Work item => Would you repeat the entries beneath, with nothing changed?

= = = = = = =

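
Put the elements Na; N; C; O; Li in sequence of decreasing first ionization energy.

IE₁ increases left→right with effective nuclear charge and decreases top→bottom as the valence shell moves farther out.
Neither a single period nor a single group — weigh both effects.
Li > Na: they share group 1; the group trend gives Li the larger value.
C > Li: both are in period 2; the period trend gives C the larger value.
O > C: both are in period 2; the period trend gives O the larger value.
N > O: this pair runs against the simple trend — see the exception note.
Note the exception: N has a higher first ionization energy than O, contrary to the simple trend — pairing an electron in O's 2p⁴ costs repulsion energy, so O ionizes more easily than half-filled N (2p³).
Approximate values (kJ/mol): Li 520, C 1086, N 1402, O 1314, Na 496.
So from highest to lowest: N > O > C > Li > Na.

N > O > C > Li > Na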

= = = = = = =

Your solution =>
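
Put the elements Na; N; C; O; Li in sequence of decreasing first ionization energy.

IE₁ increases left→right with effective nuclear charge and decreases top→bottom as the valence shell moves farther out.
Neither a single period nor a single group — weigh both effects.
Li > Na: they share group 1; the group trend gives Li the larger value.
C > Li: both are in period 2; the period trend gives C the larger value.
O > C: both are in period 2; the period trend gives O the larger value.
N > O: this pair runs against the simple trend — see the exception note.
Note the exception: N has a higher first ionization energy than O, contrary to the simple trend — pairing an electron in O's 2p⁴ costs repulsion energy, so O ionizes more easily than half-filled N (2p³).
Approximate values (kJ/mol): Li 520, C 1086, N 1402, O 1314, Na 496.
So from highest to lowest: N > O > C > Li > Na.

N > O > C > Li > Na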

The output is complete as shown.